_What to work on:_
Look through the material below. Return exactly the lines from the one with "Answer: 518400" through the one with "Answer: 1/71179 ≈ 1.4049e-5", both included.
━━ Data section
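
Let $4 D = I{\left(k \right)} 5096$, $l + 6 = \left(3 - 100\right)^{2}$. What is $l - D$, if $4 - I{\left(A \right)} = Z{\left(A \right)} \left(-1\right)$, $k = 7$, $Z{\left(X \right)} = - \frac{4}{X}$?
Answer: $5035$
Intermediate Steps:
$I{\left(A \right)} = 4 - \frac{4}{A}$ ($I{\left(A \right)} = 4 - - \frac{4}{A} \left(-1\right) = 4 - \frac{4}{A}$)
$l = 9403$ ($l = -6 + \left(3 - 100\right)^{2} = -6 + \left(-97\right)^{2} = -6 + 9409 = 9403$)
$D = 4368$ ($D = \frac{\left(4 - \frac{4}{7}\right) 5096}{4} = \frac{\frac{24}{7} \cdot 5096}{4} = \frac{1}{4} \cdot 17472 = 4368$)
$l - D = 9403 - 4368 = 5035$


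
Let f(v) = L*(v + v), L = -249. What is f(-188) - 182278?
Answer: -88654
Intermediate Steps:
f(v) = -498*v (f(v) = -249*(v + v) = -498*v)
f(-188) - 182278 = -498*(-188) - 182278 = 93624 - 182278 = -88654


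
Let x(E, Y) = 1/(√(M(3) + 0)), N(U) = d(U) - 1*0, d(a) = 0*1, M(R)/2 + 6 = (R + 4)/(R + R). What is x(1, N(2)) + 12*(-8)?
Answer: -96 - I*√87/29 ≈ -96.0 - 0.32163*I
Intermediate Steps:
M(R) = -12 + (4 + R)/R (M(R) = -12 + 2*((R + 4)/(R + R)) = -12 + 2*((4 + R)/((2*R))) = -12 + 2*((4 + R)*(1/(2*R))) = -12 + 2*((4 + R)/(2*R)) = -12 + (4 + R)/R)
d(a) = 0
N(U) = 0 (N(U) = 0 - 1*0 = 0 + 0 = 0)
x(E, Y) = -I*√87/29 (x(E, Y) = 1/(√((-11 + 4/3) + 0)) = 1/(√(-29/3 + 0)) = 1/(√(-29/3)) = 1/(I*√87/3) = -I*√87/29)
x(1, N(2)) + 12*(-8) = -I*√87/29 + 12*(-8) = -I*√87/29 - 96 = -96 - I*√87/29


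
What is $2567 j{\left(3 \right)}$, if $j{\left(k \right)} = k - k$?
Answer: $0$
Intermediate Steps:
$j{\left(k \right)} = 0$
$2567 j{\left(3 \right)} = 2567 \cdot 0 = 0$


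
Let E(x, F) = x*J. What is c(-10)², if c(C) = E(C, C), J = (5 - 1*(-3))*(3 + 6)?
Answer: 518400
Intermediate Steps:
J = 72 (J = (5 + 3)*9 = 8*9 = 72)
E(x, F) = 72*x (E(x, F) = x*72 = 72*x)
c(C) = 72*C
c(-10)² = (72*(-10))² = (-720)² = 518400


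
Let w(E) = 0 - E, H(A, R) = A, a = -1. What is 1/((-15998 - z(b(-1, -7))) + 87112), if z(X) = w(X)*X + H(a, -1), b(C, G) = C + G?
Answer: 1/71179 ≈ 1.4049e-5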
━━━━
━━ Data section
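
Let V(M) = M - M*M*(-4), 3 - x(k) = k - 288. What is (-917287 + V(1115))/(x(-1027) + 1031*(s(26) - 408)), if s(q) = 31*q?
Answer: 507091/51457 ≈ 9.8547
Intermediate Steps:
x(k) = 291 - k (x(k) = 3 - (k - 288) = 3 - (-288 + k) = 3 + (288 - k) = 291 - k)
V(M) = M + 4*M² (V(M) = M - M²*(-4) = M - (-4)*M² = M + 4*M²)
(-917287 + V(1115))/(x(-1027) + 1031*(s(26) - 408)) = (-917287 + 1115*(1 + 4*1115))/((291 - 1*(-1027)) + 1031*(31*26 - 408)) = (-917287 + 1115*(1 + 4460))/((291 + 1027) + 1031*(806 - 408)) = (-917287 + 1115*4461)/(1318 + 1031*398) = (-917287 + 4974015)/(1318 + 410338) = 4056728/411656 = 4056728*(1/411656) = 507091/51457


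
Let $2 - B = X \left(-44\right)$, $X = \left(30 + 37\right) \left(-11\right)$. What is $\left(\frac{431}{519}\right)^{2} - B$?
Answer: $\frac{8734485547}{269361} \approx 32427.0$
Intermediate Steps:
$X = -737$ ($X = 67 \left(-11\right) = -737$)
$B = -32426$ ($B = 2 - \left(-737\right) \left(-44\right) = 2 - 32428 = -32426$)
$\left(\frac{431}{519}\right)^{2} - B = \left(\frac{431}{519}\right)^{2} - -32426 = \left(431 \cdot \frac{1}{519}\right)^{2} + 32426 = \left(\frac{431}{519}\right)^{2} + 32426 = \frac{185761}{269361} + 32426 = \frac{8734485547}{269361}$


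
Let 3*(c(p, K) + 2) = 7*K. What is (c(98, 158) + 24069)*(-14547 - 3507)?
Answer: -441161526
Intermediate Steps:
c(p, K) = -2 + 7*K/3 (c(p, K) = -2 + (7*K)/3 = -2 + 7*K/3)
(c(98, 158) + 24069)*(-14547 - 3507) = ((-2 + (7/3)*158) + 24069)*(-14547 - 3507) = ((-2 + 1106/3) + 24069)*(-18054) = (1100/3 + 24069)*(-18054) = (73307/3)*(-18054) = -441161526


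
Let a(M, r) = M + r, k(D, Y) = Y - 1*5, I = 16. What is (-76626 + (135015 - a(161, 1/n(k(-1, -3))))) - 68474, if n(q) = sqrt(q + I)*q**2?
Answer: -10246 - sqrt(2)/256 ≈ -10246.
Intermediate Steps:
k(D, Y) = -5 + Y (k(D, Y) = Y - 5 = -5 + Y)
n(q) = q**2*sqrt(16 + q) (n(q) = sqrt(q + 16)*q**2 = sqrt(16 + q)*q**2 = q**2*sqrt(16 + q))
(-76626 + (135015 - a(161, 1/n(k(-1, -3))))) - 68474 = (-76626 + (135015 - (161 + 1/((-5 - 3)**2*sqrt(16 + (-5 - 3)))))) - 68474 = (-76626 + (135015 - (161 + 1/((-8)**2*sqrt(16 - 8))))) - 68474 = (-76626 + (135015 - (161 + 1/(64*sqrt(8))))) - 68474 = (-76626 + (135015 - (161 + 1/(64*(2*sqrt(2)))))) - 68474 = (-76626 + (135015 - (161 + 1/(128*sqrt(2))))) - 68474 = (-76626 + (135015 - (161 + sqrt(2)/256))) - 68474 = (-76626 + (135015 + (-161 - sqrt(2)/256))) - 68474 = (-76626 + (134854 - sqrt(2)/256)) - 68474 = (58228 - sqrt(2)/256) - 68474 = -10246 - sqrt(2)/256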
━━━━
_Output:_
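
Answer: 518400
Intermediate Steps:
J = 72 (J = (5 + 3)*9 = 8*9 = 72)
E(x, F) = 72*x (E(x, F) = x*72 = 72*x)
c(C) = 72*C
c(-10)² = (72*(-10))² = (-720)² = 518400


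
Let w(E) = 0 - E, H(A, R) = A, a = -1. What is 1/((-15998 - z(b(-1, -7))) + 87112), if z(X) = w(X)*X + H(a, -1), b(C, G) = C + G?
Answer: 1/71179 ≈ 1.4049e-5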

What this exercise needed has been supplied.